To do
Everything from the line with "Grid-to-complex mapping: for" through the final line below should be copied out exactly, and nothing else should appear.

== Segment start ==

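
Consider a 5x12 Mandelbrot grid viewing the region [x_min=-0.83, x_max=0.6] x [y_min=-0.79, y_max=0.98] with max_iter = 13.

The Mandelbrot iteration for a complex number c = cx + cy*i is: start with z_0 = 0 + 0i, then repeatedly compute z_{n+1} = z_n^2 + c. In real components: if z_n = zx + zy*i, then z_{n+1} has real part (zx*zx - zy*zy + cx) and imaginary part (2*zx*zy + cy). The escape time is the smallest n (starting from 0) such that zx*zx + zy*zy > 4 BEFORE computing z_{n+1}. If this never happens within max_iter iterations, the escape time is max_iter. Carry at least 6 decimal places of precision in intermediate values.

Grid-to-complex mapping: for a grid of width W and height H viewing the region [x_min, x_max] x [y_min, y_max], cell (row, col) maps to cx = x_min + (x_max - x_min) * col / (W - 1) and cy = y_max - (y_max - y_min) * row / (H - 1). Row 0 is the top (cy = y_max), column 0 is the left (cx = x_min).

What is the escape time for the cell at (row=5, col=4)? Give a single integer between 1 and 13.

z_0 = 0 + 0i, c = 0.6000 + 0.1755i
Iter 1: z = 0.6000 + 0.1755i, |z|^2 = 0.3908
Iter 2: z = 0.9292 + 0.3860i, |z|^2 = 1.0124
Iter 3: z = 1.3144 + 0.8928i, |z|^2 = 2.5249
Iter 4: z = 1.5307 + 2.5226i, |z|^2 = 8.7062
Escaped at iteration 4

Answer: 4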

== Segment end ==

Output for this exercise
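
Grid-to-complex mapping: for a grid of width W and height H viewing the region [x_min, x_max] x [y_min, y_max], cell (row, col) maps to cx = x_min + (x_max - x_min) * col / (W - 1) and cy = y_max - (y_max - y_min) * row / (H - 1). Row 0 is the top (cy = y_max), column 0 is the left (cx = x_min).

What is the escape time for the cell at (row=5, col=4)? Give a single integer between 1 and 13.

z_0 = 0 + 0i, c = 0.6000 + 0.1755i
Iter 1: z = 0.6000 + 0.1755i, |z|^2 = 0.3908
Iter 2: z = 0.9292 + 0.3860i, |z|^2 = 1.0124
Iter 3: z = 1.3144 + 0.8928i, |z|^2 = 2.5249
Iter 4: z = 1.5307 + 2.5226i, |z|^2 = 8.7062
Escaped at iteration 4

Answer: 4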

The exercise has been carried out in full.